====== RECORDED INFORMATION ======
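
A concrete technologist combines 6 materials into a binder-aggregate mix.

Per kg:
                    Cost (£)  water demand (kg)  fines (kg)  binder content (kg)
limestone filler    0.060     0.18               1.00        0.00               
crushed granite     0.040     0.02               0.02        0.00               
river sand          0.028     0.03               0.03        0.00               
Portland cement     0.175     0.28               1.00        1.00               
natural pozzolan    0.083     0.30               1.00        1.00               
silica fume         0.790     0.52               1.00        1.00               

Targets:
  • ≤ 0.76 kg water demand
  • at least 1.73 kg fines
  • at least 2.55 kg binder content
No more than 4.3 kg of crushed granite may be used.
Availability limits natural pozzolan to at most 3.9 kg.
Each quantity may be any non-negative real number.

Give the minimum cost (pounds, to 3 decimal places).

Let x1 = kg of limestone filler, x2 = kg of crushed granite, x3 = kg of river sand, x4 = kg of Portland cement, x5 = kg of natural pozzolan, x6 = kg of silica fume.
Minimize 0.06x1 + 0.04x2 + 0.028x3 + 0.175x4 + 0.083x5 + 0.79x6 s.t.:
  0.18x1 + 0.02x2 + 0.03x3 + 0.28x4 + 0.3x5 + 0.52x6 ≤ 0.76   (water demand)
  1x1 + 0.02x2 + 0.03x3 + 1x4 + 1x5 + 1x6 ≥ 1.73   (fines)
  1x4 + 1x5 + 1x6 ≥ 2.55   (binder content)
  x2 ≤ 4.3
  x5 ≤ 3.9
  x1, x2, x3, x4, x5, x6 ≥ 0.
The cheapest feasible vertex uses only Portland cement, natural pozzolan; limestone filler, crushed granite, river sand, silica fume are not used. There the water demand and binder content constraints are tight.
So Portland cement = 0.25 kg, natural pozzolan = 2.3 kg.
Hence cost = 0.175·0.25 + 0.083·2.3 = £0.23465.

£0.235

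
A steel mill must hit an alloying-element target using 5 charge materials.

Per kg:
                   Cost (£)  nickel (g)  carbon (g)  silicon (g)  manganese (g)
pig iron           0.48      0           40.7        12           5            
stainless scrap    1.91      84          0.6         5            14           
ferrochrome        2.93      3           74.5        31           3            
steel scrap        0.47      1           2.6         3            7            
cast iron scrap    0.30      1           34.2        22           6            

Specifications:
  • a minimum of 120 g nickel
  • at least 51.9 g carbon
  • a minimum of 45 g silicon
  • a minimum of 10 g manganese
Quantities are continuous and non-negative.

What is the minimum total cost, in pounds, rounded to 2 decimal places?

Let x1 = kg of pig iron, x2 = kg of stainless scrap, x3 = kg of ferrochrome, x4 = kg of steel scrap, x5 = kg of cast iron scrap.
min 0.48x1 + 1.91x2 + 2.93x3 + 0.47x4 + 0.3x5 with:
  84x2 + 3x3 + 1x4 + 1x5 ≥ 120   (nickel)
  40.7x1 + 0.6x2 + 74.5x3 + 2.6x4 + 34.2x5 ≥ 51.9   (carbon)
  12x1 + 5x2 + 31x3 + 3x4 + 22x5 ≥ 45   (silicon)
  5x1 + 14x2 + 3x3 + 7x4 + 6x5 ≥ 10   (manganese)
  x1, x2, x3, x4, x5 ≥ 0.
The optimal basis is {stainless scrap, cast iron scrap}; pig iron, ferrochrome, steel scrap drop out. Binding constraints: nickel and silicon.
Solving gives x2 = 1.408, x5 = 1.725.
Cost = 1.91·1.408 + 0.3·1.725 = 3.2068.

£3.21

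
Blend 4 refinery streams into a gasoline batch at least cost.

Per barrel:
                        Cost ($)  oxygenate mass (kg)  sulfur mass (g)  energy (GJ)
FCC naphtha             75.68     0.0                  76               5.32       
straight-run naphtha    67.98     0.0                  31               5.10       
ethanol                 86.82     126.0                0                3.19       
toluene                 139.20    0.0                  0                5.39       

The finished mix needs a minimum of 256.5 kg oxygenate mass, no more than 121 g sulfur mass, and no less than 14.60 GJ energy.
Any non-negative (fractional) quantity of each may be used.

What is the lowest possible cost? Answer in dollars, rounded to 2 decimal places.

$284.79

Let x1 = barrels of FCC naphtha, x2 = barrels of straight-run naphtha, x3 = barrels of ethanol, x4 = barrels of toluene.
min 75.68x1 + 67.98x2 + 86.82x3 + 139.2x4 s.t.:
  126x3 ≥ 256.5   (oxygenate mass)
  76x1 + 31x2 ≤ 121   (sulfur mass)
  5.32x1 + 5.1x2 + 3.19x3 + 5.39x4 ≥ 14.6   (energy)
  x1, x2, x3, x4 ≥ 0.
The optimal basis is {straight-run naphtha, ethanol}; FCC naphtha, toluene drop out. There the oxygenate mass and energy constraints are tight.
That vertex is x2 = 1.589, x3 = 2.036.
Objective = 67.98·1.589 + 86.82·2.036 = 284.7857.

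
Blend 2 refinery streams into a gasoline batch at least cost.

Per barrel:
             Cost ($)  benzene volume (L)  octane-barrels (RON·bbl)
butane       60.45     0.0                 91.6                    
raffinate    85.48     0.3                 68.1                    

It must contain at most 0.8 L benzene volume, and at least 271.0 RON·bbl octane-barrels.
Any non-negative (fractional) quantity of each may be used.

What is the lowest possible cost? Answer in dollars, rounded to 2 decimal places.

Treat it as an LP. Let x1 = barrels of butane, x2 = barrels of raffinate.
Minimise 60.45x1 + 85.48x2 s.t.:
  0.3x2 ≤ 0.8   (benzene volume)
  91.6x1 + 68.1x2 ≥ 271   (octane-barrels)
  x1, x2 ≥ 0.
The minimum-cost mix takes nothing from raffinate — only butane. The octane-barrels requirement is met with equality.
Solving gives x1 = 2.9585.
Hence cost = 60.45·2.9585 = $178.8413.

$178.84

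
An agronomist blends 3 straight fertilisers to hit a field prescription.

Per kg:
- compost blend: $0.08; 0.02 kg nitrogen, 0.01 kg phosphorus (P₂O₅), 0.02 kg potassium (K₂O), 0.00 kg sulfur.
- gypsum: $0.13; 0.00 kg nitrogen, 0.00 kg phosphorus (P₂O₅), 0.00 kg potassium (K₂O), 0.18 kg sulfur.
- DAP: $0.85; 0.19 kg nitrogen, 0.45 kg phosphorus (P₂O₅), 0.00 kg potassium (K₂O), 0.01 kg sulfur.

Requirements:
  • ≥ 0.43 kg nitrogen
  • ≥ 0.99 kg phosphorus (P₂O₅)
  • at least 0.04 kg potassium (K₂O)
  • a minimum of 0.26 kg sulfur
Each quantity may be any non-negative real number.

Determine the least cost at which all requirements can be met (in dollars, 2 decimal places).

$2.16

Let x1 = kg of compost blend, x2 = kg of gypsum, x3 = kg of DAP.
min 0.08x1 + 0.13x2 + 0.85x3 with:
  0.02x1 + 0.19x3 ≥ 0.43   (nitrogen)
  0.01x1 + 0.45x3 ≥ 0.99   (phosphorus (P₂O₅))
  0.02x1 ≥ 0.04   (potassium (K₂O))
  0.18x2 + 0.01x3 ≥ 0.26   (sulfur)
  x1, x2, x3 ≥ 0.
The optimal mix uses every input. There the phosphorus (P₂O₅), potassium (K₂O), sulfur constraints are tight.
Solving gives x1 = 2, x2 = 1.325, x3 = 2.156.
Total cost: 0.08·2 + 0.13·1.325 + 0.85·2.156 = 2.1649.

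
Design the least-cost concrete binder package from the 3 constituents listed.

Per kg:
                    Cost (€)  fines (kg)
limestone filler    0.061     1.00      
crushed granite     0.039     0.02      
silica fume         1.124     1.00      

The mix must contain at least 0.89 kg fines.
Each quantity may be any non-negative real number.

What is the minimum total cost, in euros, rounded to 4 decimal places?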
======
**YOUR TASK**. Copy all records verbatim.

**SOLUTION**.
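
A concrete technologist combines 6 materials into a binder-aggregate mix.

Per kg:
                    Cost (£)  water demand (kg)  fines (kg)  binder content (kg)
limestone filler    0.060     0.18               1.00        0.00               
crushed granite     0.040     0.02               0.02        0.00               
river sand          0.028     0.03               0.03        0.00               
Portland cement     0.175     0.28               1.00        1.00               
natural pozzolan    0.083     0.30               1.00        1.00               
silica fume         0.790     0.52               1.00        1.00               

Targets:
  • ≤ 0.76 kg water demand
  • at least 1.73 kg fines
  • at least 2.55 kg binder content
No more than 4.3 kg of crushed granite may be used.
Availability limits natural pozzolan to at most 3.9 kg.
Each quantity may be any non-negative real number.

Give the minimum cost (pounds, to 3 decimal places).

Let x1 = kg of limestone filler, x2 = kg of crushed granite, x3 = kg of river sand, x4 = kg of Portland cement, x5 = kg of natural pozzolan, x6 = kg of silica fume.
Minimize 0.06x1 + 0.04x2 + 0.028x3 + 0.175x4 + 0.083x5 + 0.79x6 s.t.:
  0.18x1 + 0.02x2 + 0.03x3 + 0.28x4 + 0.3x5 + 0.52x6 ≤ 0.76   (water demand)
  1x1 + 0.02x2 + 0.03x3 + 1x4 + 1x5 + 1x6 ≥ 1.73   (fines)
  1x4 + 1x5 + 1x6 ≥ 2.55   (binder content)
  x2 ≤ 4.3
  x5 ≤ 3.9
  x1, x2, x3, x4, x5, x6 ≥ 0.
The cheapest feasible vertex uses only Portland cement, natural pozzolan; limestone filler, crushed granite, river sand, silica fume are not used. There the water demand and binder content constraints are tight.
So Portland cement = 0.25 kg, natural pozzolan = 2.3 kg.
Hence cost = 0.175·0.25 + 0.083·2.3 = £0.23465.

£0.235

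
A steel mill must hit an alloying-element target using 5 charge materials.

Per kg:
                   Cost (£)  nickel (g)  carbon (g)  silicon (g)  manganese (g)
pig iron           0.48      0           40.7        12           5            
stainless scrap    1.91      84          0.6         5            14           
ferrochrome        2.93      3           74.5        31           3            
steel scrap        0.47      1           2.6         3            7            
cast iron scrap    0.30      1           34.2        22           6            

Specifications:
  • a minimum of 120 g nickel
  • at least 51.9 g carbon
  • a minimum of 45 g silicon
  • a minimum of 10 g manganese
Quantities are continuous and non-negative.

What is the minimum total cost, in pounds, rounded to 2 decimal places?

Let x1 = kg of pig iron, x2 = kg of stainless scrap, x3 = kg of ferrochrome, x4 = kg of steel scrap, x5 = kg of cast iron scrap.
min 0.48x1 + 1.91x2 + 2.93x3 + 0.47x4 + 0.3x5 with:
  84x2 + 3x3 + 1x4 + 1x5 ≥ 120   (nickel)
  40.7x1 + 0.6x2 + 74.5x3 + 2.6x4 + 34.2x5 ≥ 51.9   (carbon)
  12x1 + 5x2 + 31x3 + 3x4 + 22x5 ≥ 45   (silicon)
  5x1 + 14x2 + 3x3 + 7x4 + 6x5 ≥ 10   (manganese)
  x1, x2, x3, x4, x5 ≥ 0.
The optimal basis is {stainless scrap, cast iron scrap}; pig iron, ferrochrome, steel scrap drop out. Binding constraints: nickel and silicon.
Solving gives x2 = 1.408, x5 = 1.725.
Cost = 1.91·1.408 + 0.3·1.725 = 3.2068.

£3.21

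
Blend 4 refinery streams into a gasoline batch at least cost.

Per barrel:
                        Cost ($)  oxygenate mass (kg)  sulfur mass (g)  energy (GJ)
FCC naphtha             75.68     0.0                  76               5.32       
straight-run naphtha    67.98     0.0                  31               5.10       
ethanol                 86.82     126.0                0                3.19       
toluene                 139.20    0.0                  0                5.39       

The finished mix needs a minimum of 256.5 kg oxygenate mass, no more than 121 g sulfur mass, and no less than 14.60 GJ energy.
Any non-negative (fractional) quantity of each may be used.

What is the lowest possible cost? Answer in dollars, rounded to 2 decimal places.

$284.79

Let x1 = barrels of FCC naphtha, x2 = barrels of straight-run naphtha, x3 = barrels of ethanol, x4 = barrels of toluene.
min 75.68x1 + 67.98x2 + 86.82x3 + 139.2x4 s.t.:
  126x3 ≥ 256.5   (oxygenate mass)
  76x1 + 31x2 ≤ 121   (sulfur mass)
  5.32x1 + 5.1x2 + 3.19x3 + 5.39x4 ≥ 14.6   (energy)
  x1, x2, x3, x4 ≥ 0.
The optimal basis is {straight-run naphtha, ethanol}; FCC naphtha, toluene drop out. There the oxygenate mass and energy constraints are tight.
That vertex is x2 = 1.589, x3 = 2.036.
Objective = 67.98·1.589 + 86.82·2.036 = 284.7857.

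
Blend 2 refinery streams into a gasoline batch at least cost.

Per barrel:
             Cost ($)  benzene volume (L)  octane-barrels (RON·bbl)
butane       60.45     0.0                 91.6                    
raffinate    85.48     0.3                 68.1                    

It must contain at most 0.8 L benzene volume, and at least 271.0 RON·bbl octane-barrels.
Any non-negative (fractional) quantity of each may be used.

What is the lowest possible cost? Answer in dollars, rounded to 2 decimal places.

Treat it as an LP. Let x1 = barrels of butane, x2 = barrels of raffinate.
Minimise 60.45x1 + 85.48x2 s.t.:
  0.3x2 ≤ 0.8   (benzene volume)
  91.6x1 + 68.1x2 ≥ 271   (octane-barrels)
  x1, x2 ≥ 0.
The minimum-cost mix takes nothing from raffinate — only butane. The octane-barrels requirement is met with equality.
Solving gives x1 = 2.9585.
Hence cost = 60.45·2.9585 = $178.8413.

$178.84

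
An agronomist blends 3 straight fertilisers to hit a field prescription.

Per kg:
- compost blend: $0.08; 0.02 kg nitrogen, 0.01 kg phosphorus (P₂O₅), 0.02 kg potassium (K₂O), 0.00 kg sulfur.
- gypsum: $0.13; 0.00 kg nitrogen, 0.00 kg phosphorus (P₂O₅), 0.00 kg potassium (K₂O), 0.18 kg sulfur.
- DAP: $0.85; 0.19 kg nitrogen, 0.45 kg phosphorus (P₂O₅), 0.00 kg potassium (K₂O), 0.01 kg sulfur.

Requirements:
  • ≥ 0.43 kg nitrogen
  • ≥ 0.99 kg phosphorus (P₂O₅)
  • at least 0.04 kg potassium (K₂O)
  • a minimum of 0.26 kg sulfur
Each quantity may be any non-negative real number.

Determine the least cost at which all requirements can be met (in dollars, 2 decimal places).

$2.16

Let x1 = kg of compost blend, x2 = kg of gypsum, x3 = kg of DAP.
min 0.08x1 + 0.13x2 + 0.85x3 with:
  0.02x1 + 0.19x3 ≥ 0.43   (nitrogen)
  0.01x1 + 0.45x3 ≥ 0.99   (phosphorus (P₂O₅))
  0.02x1 ≥ 0.04   (potassium (K₂O))
  0.18x2 + 0.01x3 ≥ 0.26   (sulfur)
  x1, x2, x3 ≥ 0.
The optimal mix uses every input. There the phosphorus (P₂O₅), potassium (K₂O), sulfur constraints are tight.
Solving gives x1 = 2, x2 = 1.325, x3 = 2.156.
Total cost: 0.08·2 + 0.13·1.325 + 0.85·2.156 = 2.1649.

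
Design the least-cost concrete binder package from the 3 constituents listed.

Per kg:
                    Cost (€)  fines (kg)
limestone filler    0.061     1.00      
crushed granite     0.039     0.02      
silica fume         1.124     1.00      

The mix must contain at least 0.89 kg fines.
Each quantity may be any non-negative real number.

What is the minimum total cost, in euros, rounded to 4 decimal places?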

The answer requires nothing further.